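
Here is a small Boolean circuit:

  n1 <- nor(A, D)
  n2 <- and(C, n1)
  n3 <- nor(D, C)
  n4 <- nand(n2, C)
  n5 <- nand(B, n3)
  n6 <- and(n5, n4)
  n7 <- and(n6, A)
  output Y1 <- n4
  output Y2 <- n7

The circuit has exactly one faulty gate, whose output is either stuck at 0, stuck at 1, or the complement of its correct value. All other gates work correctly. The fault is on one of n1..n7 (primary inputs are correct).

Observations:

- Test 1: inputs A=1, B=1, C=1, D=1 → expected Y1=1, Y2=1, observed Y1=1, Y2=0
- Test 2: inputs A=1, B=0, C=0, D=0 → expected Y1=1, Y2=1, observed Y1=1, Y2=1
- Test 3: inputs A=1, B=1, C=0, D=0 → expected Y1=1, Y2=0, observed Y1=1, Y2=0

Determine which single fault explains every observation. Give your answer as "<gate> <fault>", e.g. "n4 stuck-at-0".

n3 stuck-at-1

Fault-free values for test 1 (A=1, B=1, C=1, D=1): n1=0, n2=0, n3=0, n4=1, n5=1, n6=1, n7=1, giving Y1=1, Y2=1. Observed Y1=1, Y2=0.
Test 1: faults giving observed Y1=1, Y2=0 are {n3 stuck-at-1, n3 inverted output, n5 stuck-at-0, n5 inverted output, n6 stuck-at-0, n6 inverted output, n7 stuck-at-0, n7 inverted output}.
Test 2 (A=1, B=0, C=0, D=0): fault-free n1=0, n2=0, n3=1, n4=1, n5=1, n6=1, n7=1 → Y1=1, Y2=1; observed Y1=1, Y2=1. Eliminates n5 stuck-at-0, n5 inverted output, n6 stuck-at-0, n6 inverted output, n7 stuck-at-0, n7 inverted output.
Test 3 (A=1, B=1, C=0, D=0): fault-free n1=0, n2=0, n3=1, n4=1, n5=0, n6=0, n7=0 → Y1=1, Y2=0; observed Y1=1, Y2=0. Eliminates n3 inverted output.
Only n3 stuck-at-1 is consistent with every test.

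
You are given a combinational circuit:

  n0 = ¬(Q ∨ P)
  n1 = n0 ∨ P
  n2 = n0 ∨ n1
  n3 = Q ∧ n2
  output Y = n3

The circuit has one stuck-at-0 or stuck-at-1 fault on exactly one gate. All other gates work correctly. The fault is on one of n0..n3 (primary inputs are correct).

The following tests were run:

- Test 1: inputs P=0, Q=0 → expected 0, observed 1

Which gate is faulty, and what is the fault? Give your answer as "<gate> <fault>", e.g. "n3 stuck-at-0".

n3 stuck-at-1

Fault-free values for test 1 (P=0, Q=0): n0=1, n1=1, n2=1, n3=0, giving Y=0. Observed 1.
Test 1: faults giving observed 1 are {n3 stuck-at-1}.
Only n3 stuck-at-1 is consistent with every test.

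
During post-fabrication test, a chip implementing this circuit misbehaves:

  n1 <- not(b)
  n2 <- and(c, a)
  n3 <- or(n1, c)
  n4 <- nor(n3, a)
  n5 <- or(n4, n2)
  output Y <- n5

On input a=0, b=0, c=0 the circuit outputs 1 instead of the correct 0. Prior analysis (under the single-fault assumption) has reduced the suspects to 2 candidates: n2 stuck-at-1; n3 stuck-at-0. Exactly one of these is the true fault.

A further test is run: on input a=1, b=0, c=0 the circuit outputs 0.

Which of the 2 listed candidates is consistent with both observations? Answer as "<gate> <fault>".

Evaluate each candidate on input a=1, b=0, c=0:
  n2 stuck-at-1: n1=1, n2=1 [stuck-at-1], n3=1, n4=0, n5=1 → 1 — eliminated
  n3 stuck-at-0: n1=1, n2=0, n3=0 [stuck-at-0], n4=0, n5=0 → 0 — matches
Only n3 stuck-at-0 reproduces the observed 0.

n3 stuck-at-0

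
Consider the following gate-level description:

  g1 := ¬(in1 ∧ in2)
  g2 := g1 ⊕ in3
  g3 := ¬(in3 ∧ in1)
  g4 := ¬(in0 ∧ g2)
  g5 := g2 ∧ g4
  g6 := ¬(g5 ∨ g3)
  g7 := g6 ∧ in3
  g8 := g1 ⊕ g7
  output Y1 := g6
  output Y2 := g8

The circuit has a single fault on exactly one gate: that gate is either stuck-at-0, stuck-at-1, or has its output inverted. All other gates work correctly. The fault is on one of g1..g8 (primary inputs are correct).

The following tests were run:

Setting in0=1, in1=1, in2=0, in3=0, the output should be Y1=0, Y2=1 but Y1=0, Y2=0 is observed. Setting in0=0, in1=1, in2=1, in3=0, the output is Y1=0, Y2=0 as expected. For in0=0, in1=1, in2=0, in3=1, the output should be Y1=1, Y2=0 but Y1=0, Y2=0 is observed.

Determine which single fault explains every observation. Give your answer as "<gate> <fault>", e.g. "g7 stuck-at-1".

g1 stuck-at-0

Fault-free values for test 1 (in0=1, in1=1, in2=0, in3=0): g1=1, g2=1, g3=1, g4=0, g5=0, g6=0, g7=0, g8=1, giving Y1=0, Y2=1. Observed Y1=0, Y2=0.
Test 1: faults giving observed Y1=0, Y2=0 are {g1 stuck-at-0, g1 inverted output, g7 stuck-at-1, g7 inverted output, g8 stuck-at-0, g8 inverted output}.
Test 2 (in0=0, in1=1, in2=1, in3=0): fault-free g1=0, g2=0, g3=1, g4=1, g5=0, g6=0, g7=0, g8=0 → Y1=0, Y2=0; observed Y1=0, Y2=0. Eliminates g1 inverted output, g7 stuck-at-1, g7 inverted output, g8 inverted output.
Test 3 (in0=0, in1=1, in2=0, in3=1): fault-free g1=1, g2=0, g3=0, g4=1, g5=0, g6=1, g7=1, g8=0 → Y1=1, Y2=0; observed Y1=0, Y2=0. Eliminates g8 stuck-at-0.
Only g1 stuck-at-0 is consistent with every test.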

···

### [Activity]
The lines above that hold "expected" are the result; show every one of them.

### [Task output]
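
- Test 1: inputs A=1, B=1, C=1, D=1 → expected Y1=1, Y2=1, observed Y1=1, Y2=0
- Test 2: inputs A=1, B=0, C=0, D=0 → expected Y1=1, Y2=1, observed Y1=1, Y2=1
- Test 3: inputs A=1, B=1, C=0, D=0 → expected Y1=1, Y2=0, observed Y1=1, Y2=0
- Test 1: inputs P=0, Q=0 → expected 0, observed 1
Setting in0=1, in1=1, in2=0, in3=0, the output should be Y1=0, Y2=1 but Y1=0, Y2=0 is observed. Setting in0=0, in1=1, in2=1, in3=0, the output is Y1=0, Y2=0 as expected. For in0=0, in1=1, in2=0, in3=1, the output should be Y1=1, Y2=0 but Y1=0, Y2=0 is observed.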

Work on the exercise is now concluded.